* [YOUR TASK]
Print the records below from the first line through the line containing "Ashgrove | 983,905 |", both included, word for word.

Collected data
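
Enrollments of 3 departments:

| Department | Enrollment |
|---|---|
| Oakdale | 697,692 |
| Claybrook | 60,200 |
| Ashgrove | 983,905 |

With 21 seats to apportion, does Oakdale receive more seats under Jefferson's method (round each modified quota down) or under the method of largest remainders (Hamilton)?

Jefferson

Jefferson: Oakdale 9, Claybrook 0, Ashgrove 12.
Hamilton: Oakdale 8, Claybrook 1, Ashgrove 12.
Oakdale gets 9 under Jefferson and 8 under Hamilton.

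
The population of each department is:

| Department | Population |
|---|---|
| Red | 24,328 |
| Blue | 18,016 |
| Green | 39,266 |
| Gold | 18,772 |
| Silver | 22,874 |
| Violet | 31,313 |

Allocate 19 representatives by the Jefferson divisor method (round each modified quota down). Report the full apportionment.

Standard divisor 154569/19 ≈ 8135.211; standard quotas: Red 2.990, Blue 2.215, Green 4.827, Gold 2.308, Silver 2.812, Violet 3.849.
Rounding down gives 2, 2, 4, 2, 2, 3 = 15 seats, so the divisor must be adjusted.
With modified divisor 7100: modified quotas Red 3.426, Blue 2.537, Green 5.530, Gold 2.644, Silver 3.222, Violet 4.410.
Rounding down: Red 3, Blue 2, Green 5, Gold 2, Silver 3, Violet 4 (total 19).

Red=3; Blue=2; Green=5; Gold=2; Silver=3; Violet=4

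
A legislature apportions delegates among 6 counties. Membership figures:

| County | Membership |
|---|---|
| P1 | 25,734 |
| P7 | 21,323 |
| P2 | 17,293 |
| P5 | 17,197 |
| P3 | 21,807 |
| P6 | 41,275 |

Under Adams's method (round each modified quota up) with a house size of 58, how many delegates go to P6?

Standard divisor 144629/58 ≈ 2493.603; standard quotas: P1 10.320, P7 8.551, P2 6.935, P5 6.896, P3 8.745, P6 16.552.
Rounding up gives 11, 9, 7, 7, 9, 17 = 60 seats, so the divisor must be adjusted.
With modified divisor 2600: modified quotas P1 9.898, P7 8.201, P2 6.651, P5 6.614, P3 8.387, P6 15.875.
Rounding up: P1 10, P7 9, P2 7, P5 7, P3 9, P6 16 (total 58).
P6 receives 16.

16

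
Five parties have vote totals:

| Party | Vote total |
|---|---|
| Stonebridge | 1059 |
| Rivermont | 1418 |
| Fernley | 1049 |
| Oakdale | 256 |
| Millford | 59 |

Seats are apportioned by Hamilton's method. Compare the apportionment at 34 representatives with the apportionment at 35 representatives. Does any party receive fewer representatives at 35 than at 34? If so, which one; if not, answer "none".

Millford

At 34 seats: Stonebridge 9, Rivermont 13, Fernley 9, Oakdale 2, Millford 1.
At 35 seats: Stonebridge 10, Rivermont 13, Fernley 10, Oakdale 2, Millford 0.
Millford drops from 1 to 0.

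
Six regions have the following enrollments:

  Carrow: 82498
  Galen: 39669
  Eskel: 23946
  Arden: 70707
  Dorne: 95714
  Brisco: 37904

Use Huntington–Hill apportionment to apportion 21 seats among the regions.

With divisor 16564: modified quotas Carrow 4.981, Galen 2.395, Eskel 1.446, Arden 4.269, Dorne 5.778, Brisco 2.288.
Geometric-mean thresholds: Carrow √(4·5)=4.472, Galen √(2·3)=2.449, Eskel √(1·2)=1.414, Arden √(4·5)=4.472, Dorne √(5·6)=5.477, Brisco √(2·3)=2.449.
Each quota rounded against its threshold gives Carrow 5, Galen 2, Eskel 2, Arden 4, Dorne 6, Brisco 2 (total 21).

Carrow 5, Galen 2, Eskel 2, Arden 4, Dorne 6, Brisco 2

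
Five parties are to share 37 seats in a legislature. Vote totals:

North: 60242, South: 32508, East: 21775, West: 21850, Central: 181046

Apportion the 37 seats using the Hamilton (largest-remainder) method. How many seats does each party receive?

Standard divisor: 317421 ÷ 37 ≈ 8578.946.
Standard quotas: North 7.0221, South 3.7893, East 2.5382, West 2.5469, Central 21.1035.
Lower quotas: North 7, South 3, East 2, West 2, Central 21 (sum 35, leaving 2 seats).
Remainders in descending order: South 0.7893, West 0.5469, East 0.5382, Central 0.1035, North 0.0221.
Largest remainders: South, West receive the extra seats.

North=7, South=4, East=2, West=3, Central=21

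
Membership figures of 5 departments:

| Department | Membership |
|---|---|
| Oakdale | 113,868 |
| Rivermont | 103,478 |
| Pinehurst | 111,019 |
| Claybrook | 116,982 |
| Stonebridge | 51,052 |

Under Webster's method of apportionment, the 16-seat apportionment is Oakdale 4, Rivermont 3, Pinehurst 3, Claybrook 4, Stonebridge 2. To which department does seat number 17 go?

Pinehurst

Priority for the next seat is population ÷ (current seats + 0.5).
Priorities: Oakdale 25304.000, Rivermont 29565.143, Pinehurst 31719.714, Claybrook 25996.000, Stonebridge 20420.800.
Highest priority: Pinehurst.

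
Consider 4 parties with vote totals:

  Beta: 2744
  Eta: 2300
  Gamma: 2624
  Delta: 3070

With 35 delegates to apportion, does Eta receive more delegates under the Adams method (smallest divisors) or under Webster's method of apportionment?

Adams: Beta 9, Eta 8, Gamma 8, Delta 10.
Webster: Beta 9, Eta 7, Gamma 9, Delta 10.
Eta gets 8 under Adams and 7 under Webster.

Adams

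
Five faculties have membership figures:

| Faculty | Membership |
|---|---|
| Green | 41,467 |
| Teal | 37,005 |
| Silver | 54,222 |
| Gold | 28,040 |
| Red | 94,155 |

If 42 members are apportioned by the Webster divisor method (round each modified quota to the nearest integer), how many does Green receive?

7

Standard divisor 254889/42 ≈ 6068.786; standard quotas: Green 6.833, Teal 6.098, Silver 8.935, Gold 4.620, Red 15.515.
Rounding to the nearest integer gives 7, 6, 9, 5, 16 = 43 seats, so the divisor must be adjusted.
With modified divisor 6200: modified quotas Green 6.688, Teal 5.969, Silver 8.745, Gold 4.523, Red 15.186.
Rounding to the nearest integer: Green 7, Teal 6, Silver 9, Gold 5, Red 15 (total 42).
Green receives 7.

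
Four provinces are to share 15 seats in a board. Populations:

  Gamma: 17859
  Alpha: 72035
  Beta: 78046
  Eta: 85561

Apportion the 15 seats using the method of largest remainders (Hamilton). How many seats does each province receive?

The standard divisor is 253501/15 ≈ 16900.067.
Standard quotas: Gamma 1.0567, Alpha 4.2624, Beta 4.6181, Eta 5.0628.
Lower quotas: Gamma 1, Alpha 4, Beta 4, Eta 5 (sum 14, leaving 1 seat).
Remainders in descending order: Beta 0.6181, Alpha 0.2624, Eta 0.0628, Gamma 0.0567.
Largest remainder: Beta receives the extra seat.

Gamma 1, Alpha 4, Beta 5, Eta 5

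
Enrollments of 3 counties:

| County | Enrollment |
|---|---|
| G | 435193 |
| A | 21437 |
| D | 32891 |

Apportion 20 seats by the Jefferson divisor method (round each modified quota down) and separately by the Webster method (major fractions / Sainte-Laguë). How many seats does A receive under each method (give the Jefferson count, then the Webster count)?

Jefferson: G 19, A 0, D 1.
Webster: G 18, A 1, D 1.
A gets 0 under Jefferson and 1 under Webster.

0 and 1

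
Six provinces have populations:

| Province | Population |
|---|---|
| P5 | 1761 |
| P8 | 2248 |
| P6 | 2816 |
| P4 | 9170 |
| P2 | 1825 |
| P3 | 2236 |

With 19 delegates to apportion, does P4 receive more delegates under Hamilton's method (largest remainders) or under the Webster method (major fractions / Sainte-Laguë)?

Hamilton

Hamilton: P5 2, P8 2, P6 2, P4 9, P2 2, P3 2.
Webster: P5 2, P8 2, P6 3, P4 8, P2 2, P3 2.
P4 gets 9 under Hamilton and 8 under Webster.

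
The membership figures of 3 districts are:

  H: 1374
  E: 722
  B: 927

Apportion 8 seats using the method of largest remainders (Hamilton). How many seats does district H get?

Standard divisor: 3023 ÷ 8 ≈ 377.875.
Standard quotas: H 3.636, E 1.911, B 2.453.
Lower quotas: H 3, E 1, B 2 (sum 6, leaving 2 seats).
Remainders in descending order: E 0.911, H 0.636, B 0.453.
Largest remainders: E, H receive the extra seats.
H receives 4.

4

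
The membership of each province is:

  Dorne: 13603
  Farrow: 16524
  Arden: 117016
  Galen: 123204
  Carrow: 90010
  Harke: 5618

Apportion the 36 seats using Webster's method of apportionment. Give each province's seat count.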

* [EXERCISE RESPONSE]
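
Enrollments of 3 departments:

| Department | Enrollment |
|---|---|
| Oakdale | 697,692 |
| Claybrook | 60,200 |
| Ashgrove | 983,905 |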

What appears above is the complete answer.